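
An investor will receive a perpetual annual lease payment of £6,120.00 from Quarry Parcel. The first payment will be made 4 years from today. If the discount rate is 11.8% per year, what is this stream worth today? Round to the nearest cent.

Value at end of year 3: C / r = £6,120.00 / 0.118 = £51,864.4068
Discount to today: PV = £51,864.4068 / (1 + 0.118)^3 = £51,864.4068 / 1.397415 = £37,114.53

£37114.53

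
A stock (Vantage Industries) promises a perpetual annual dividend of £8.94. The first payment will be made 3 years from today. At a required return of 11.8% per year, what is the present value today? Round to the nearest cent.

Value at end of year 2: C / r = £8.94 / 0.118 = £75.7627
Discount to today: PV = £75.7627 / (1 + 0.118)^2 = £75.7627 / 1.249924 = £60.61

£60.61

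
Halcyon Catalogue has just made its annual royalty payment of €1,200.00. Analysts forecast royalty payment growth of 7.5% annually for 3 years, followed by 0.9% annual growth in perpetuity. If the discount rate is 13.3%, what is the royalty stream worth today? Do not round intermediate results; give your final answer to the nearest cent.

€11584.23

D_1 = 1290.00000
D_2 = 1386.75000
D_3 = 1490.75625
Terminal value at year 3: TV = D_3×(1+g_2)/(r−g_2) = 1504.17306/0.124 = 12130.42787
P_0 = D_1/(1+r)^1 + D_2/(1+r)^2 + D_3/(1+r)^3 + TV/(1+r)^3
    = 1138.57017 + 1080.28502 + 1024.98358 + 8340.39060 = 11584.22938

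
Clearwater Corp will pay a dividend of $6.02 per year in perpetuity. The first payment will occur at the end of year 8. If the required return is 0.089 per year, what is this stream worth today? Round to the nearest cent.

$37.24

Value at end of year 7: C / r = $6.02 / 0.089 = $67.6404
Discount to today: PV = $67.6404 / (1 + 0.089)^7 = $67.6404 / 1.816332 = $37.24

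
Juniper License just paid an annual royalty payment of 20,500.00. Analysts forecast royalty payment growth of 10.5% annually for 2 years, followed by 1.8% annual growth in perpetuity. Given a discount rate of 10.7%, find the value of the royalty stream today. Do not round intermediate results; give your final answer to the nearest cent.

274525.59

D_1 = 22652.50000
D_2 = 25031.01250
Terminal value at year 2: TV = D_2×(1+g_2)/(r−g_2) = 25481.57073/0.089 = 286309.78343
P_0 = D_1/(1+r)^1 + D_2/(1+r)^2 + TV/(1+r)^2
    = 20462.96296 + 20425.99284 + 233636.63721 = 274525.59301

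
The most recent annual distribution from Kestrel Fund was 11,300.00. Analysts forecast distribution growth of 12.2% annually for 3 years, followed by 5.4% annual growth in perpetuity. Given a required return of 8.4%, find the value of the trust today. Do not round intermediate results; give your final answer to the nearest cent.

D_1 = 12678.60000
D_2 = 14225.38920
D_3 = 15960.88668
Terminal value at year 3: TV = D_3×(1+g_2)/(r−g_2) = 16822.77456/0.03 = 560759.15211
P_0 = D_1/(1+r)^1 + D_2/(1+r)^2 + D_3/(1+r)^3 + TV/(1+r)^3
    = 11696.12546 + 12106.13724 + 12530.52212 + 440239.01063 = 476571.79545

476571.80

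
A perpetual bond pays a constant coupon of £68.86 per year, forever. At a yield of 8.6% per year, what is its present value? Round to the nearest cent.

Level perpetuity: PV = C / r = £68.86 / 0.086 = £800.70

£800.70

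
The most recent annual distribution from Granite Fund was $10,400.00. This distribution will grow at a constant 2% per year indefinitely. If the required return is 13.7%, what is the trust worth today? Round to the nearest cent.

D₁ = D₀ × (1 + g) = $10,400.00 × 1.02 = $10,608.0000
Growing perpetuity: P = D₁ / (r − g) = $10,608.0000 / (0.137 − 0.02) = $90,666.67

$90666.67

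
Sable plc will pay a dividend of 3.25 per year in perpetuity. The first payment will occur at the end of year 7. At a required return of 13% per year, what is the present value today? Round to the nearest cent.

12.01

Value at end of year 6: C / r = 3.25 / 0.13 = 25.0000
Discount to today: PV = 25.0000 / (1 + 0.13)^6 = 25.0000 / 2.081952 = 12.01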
+---+
• [Work request]
Write out the records above exactly as given.

• [Exercise answer]
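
An investor will receive a perpetual annual lease payment of £6,120.00 from Quarry Parcel. The first payment will be made 4 years from today. If the discount rate is 11.8% per year, what is this stream worth today? Round to the nearest cent.

Value at end of year 3: C / r = £6,120.00 / 0.118 = £51,864.4068
Discount to today: PV = £51,864.4068 / (1 + 0.118)^3 = £51,864.4068 / 1.397415 = £37,114.53

£37114.53

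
A stock (Vantage Industries) promises a perpetual annual dividend of £8.94. The first payment will be made 3 years from today. At a required return of 11.8% per year, what is the present value today? Round to the nearest cent.

Value at end of year 2: C / r = £8.94 / 0.118 = £75.7627
Discount to today: PV = £75.7627 / (1 + 0.118)^2 = £75.7627 / 1.249924 = £60.61

£60.61

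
Halcyon Catalogue has just made its annual royalty payment of €1,200.00. Analysts forecast royalty payment growth of 7.5% annually for 3 years, followed by 0.9% annual growth in perpetuity. If the discount rate is 13.3%, what is the royalty stream worth today? Do not round intermediate results; give your final answer to the nearest cent.

€11584.23

D_1 = 1290.00000
D_2 = 1386.75000
D_3 = 1490.75625
Terminal value at year 3: TV = D_3×(1+g_2)/(r−g_2) = 1504.17306/0.124 = 12130.42787
P_0 = D_1/(1+r)^1 + D_2/(1+r)^2 + D_3/(1+r)^3 + TV/(1+r)^3
    = 1138.57017 + 1080.28502 + 1024.98358 + 8340.39060 = 11584.22938

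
Clearwater Corp will pay a dividend of $6.02 per year in perpetuity. The first payment will occur at the end of year 8. If the required return is 0.089 per year, what is this stream worth today? Round to the nearest cent.

$37.24

Value at end of year 7: C / r = $6.02 / 0.089 = $67.6404
Discount to today: PV = $67.6404 / (1 + 0.089)^7 = $67.6404 / 1.816332 = $37.24

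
Juniper License just paid an annual royalty payment of 20,500.00. Analysts forecast royalty payment growth of 10.5% annually for 2 years, followed by 1.8% annual growth in perpetuity. Given a discount rate of 10.7%, find the value of the royalty stream today. Do not round intermediate results; give your final answer to the nearest cent.

274525.59

D_1 = 22652.50000
D_2 = 25031.01250
Terminal value at year 2: TV = D_2×(1+g_2)/(r−g_2) = 25481.57073/0.089 = 286309.78343
P_0 = D_1/(1+r)^1 + D_2/(1+r)^2 + TV/(1+r)^2
    = 20462.96296 + 20425.99284 + 233636.63721 = 274525.59301

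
The most recent annual distribution from Kestrel Fund was 11,300.00. Analysts forecast distribution growth of 12.2% annually for 3 years, followed by 5.4% annual growth in perpetuity. Given a required return of 8.4%, find the value of the trust today. Do not round intermediate results; give your final answer to the nearest cent.

D_1 = 12678.60000
D_2 = 14225.38920
D_3 = 15960.88668
Terminal value at year 3: TV = D_3×(1+g_2)/(r−g_2) = 16822.77456/0.03 = 560759.15211
P_0 = D_1/(1+r)^1 + D_2/(1+r)^2 + D_3/(1+r)^3 + TV/(1+r)^3
    = 11696.12546 + 12106.13724 + 12530.52212 + 440239.01063 = 476571.79545

476571.80

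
A perpetual bond pays a constant coupon of £68.86 per year, forever. At a yield of 8.6% per year, what is its present value? Round to the nearest cent.

Level perpetuity: PV = C / r = £68.86 / 0.086 = £800.70

£800.70

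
The most recent annual distribution from Granite Fund was $10,400.00. This distribution will grow at a constant 2% per year indefinitely. If the required return is 13.7%, what is the trust worth today? Round to the nearest cent.

D₁ = D₀ × (1 + g) = $10,400.00 × 1.02 = $10,608.0000
Growing perpetuity: P = D₁ / (r − g) = $10,608.0000 / (0.137 − 0.02) = $90,666.67

$90666.67

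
Sable plc will pay a dividend of 3.25 per year in perpetuity. The first payment will occur at the end of year 7. At a required return of 13% per year, what is the present value today? Round to the nearest cent.

12.01

Value at end of year 6: C / r = 3.25 / 0.13 = 25.0000
Discount to today: PV = 25.0000 / (1 + 0.13)^6 = 25.0000 / 2.081952 = 12.01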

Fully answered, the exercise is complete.